**Work required:** Everything from the line containing "In a labelled text corpus, P(portuguese)" through the line containing "- 42 of the" should be repeated exactly, and nothing else from the data.

[Materials provided]

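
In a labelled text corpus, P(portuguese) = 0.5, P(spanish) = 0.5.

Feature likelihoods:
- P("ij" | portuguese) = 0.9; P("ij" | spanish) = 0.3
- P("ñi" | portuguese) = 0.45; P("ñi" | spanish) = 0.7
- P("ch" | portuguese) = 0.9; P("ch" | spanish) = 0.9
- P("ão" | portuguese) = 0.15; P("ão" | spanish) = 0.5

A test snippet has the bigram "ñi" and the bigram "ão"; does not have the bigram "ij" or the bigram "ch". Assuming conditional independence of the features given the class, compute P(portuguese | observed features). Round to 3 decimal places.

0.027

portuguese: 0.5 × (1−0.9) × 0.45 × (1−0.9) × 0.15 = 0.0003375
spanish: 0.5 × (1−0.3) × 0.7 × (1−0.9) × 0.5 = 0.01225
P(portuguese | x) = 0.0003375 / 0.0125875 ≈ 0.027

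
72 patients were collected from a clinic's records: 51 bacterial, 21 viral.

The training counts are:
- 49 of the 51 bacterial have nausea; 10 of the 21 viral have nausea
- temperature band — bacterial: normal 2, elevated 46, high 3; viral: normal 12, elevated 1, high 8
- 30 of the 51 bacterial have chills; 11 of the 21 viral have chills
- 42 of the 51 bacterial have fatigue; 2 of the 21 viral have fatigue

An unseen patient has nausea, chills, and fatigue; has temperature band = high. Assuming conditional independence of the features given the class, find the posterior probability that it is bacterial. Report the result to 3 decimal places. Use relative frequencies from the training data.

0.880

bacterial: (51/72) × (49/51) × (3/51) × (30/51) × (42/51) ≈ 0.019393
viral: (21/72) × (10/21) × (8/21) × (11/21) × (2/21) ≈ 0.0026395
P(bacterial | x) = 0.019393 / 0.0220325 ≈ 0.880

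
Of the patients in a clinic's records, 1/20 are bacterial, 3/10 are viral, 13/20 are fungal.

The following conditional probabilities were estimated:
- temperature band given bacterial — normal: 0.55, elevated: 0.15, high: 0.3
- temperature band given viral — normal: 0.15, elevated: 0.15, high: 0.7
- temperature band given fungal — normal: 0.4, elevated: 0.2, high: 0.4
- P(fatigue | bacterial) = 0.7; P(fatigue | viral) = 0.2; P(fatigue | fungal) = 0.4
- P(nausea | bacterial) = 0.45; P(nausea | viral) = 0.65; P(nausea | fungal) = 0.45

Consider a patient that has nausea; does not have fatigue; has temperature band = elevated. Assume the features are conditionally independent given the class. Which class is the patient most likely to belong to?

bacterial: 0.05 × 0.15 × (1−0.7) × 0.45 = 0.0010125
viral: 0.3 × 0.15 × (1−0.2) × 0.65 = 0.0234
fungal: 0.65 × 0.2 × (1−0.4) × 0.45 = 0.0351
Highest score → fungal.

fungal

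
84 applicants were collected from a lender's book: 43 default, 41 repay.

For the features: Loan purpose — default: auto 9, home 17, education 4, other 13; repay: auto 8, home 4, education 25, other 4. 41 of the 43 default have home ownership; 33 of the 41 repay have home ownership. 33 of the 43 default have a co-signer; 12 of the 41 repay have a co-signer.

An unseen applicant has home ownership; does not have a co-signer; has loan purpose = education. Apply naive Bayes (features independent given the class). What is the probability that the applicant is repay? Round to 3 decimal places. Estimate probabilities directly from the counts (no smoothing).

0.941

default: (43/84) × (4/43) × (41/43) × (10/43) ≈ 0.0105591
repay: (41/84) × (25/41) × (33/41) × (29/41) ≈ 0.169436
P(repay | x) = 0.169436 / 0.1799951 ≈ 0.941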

[/Materials provided]
[Materials provided]

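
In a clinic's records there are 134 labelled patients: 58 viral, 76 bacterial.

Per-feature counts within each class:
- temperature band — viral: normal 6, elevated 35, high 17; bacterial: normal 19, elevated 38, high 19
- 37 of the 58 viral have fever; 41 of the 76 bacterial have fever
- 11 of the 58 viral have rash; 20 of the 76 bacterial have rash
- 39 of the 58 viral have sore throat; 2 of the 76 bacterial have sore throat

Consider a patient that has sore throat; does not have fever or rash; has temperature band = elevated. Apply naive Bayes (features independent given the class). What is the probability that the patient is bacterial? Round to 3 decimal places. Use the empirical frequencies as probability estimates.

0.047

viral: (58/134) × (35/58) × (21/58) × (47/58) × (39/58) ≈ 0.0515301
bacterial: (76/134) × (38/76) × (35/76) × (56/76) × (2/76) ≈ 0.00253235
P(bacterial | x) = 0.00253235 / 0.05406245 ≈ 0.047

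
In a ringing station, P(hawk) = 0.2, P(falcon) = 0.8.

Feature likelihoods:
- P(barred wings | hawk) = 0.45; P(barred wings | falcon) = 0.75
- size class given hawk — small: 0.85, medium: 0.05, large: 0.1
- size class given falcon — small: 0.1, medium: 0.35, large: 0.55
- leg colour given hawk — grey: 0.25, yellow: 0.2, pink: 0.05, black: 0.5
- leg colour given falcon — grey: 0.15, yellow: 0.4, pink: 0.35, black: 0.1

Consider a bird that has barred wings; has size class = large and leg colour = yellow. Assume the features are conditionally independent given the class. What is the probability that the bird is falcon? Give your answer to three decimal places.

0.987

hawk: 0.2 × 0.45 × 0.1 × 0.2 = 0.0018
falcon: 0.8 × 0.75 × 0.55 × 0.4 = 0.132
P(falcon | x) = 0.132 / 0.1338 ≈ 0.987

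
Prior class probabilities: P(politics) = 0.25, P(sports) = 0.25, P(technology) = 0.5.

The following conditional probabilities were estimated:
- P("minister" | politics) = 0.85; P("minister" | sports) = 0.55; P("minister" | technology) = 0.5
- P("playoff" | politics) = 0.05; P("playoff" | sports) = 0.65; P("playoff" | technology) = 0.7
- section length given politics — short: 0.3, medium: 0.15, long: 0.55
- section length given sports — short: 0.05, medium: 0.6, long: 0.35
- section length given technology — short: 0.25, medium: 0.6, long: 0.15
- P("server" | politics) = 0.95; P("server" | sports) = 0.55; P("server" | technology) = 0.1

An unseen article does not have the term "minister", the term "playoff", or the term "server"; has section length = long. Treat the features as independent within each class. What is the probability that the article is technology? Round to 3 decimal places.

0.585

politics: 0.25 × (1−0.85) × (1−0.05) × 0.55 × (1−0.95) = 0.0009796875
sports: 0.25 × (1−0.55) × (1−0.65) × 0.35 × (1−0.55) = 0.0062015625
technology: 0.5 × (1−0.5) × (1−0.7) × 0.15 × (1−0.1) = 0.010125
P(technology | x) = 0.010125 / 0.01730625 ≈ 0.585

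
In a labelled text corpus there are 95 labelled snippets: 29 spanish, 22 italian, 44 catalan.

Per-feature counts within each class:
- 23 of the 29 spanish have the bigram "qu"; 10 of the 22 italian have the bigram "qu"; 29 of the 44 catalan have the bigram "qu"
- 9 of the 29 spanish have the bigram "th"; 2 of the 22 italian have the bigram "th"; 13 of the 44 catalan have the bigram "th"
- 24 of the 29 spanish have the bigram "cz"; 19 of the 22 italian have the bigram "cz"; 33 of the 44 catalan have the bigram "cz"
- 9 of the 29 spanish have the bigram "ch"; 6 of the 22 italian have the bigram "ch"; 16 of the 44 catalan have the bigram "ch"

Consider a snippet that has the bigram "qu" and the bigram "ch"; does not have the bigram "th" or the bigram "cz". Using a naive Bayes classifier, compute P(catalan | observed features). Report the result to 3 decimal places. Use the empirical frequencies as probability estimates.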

[/Materials provided]

**Answer space:**
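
In a labelled text corpus, P(portuguese) = 0.5, P(spanish) = 0.5.

Feature likelihoods:
- P("ij" | portuguese) = 0.9; P("ij" | spanish) = 0.3
- P("ñi" | portuguese) = 0.45; P("ñi" | spanish) = 0.7
- P("ch" | portuguese) = 0.9; P("ch" | spanish) = 0.9
- P("ão" | portuguese) = 0.15; P("ão" | spanish) = 0.5

A test snippet has the bigram "ñi" and the bigram "ão"; does not have the bigram "ij" or the bigram "ch". Assuming conditional independence of the features given the class, compute P(portuguese | observed features). Round to 3 decimal places.

0.027

portuguese: 0.5 × (1−0.9) × 0.45 × (1−0.9) × 0.15 = 0.0003375
spanish: 0.5 × (1−0.3) × 0.7 × (1−0.9) × 0.5 = 0.01225
P(portuguese | x) = 0.0003375 / 0.0125875 ≈ 0.027

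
72 patients were collected from a clinic's records: 51 bacterial, 21 viral.

The training counts are:
- 49 of the 51 bacterial have nausea; 10 of the 21 viral have nausea
- temperature band — bacterial: normal 2, elevated 46, high 3; viral: normal 12, elevated 1, high 8
- 30 of the 51 bacterial have chills; 11 of the 21 viral have chills
- 42 of the 51 bacterial have fatigue; 2 of the 21 viral have fatigue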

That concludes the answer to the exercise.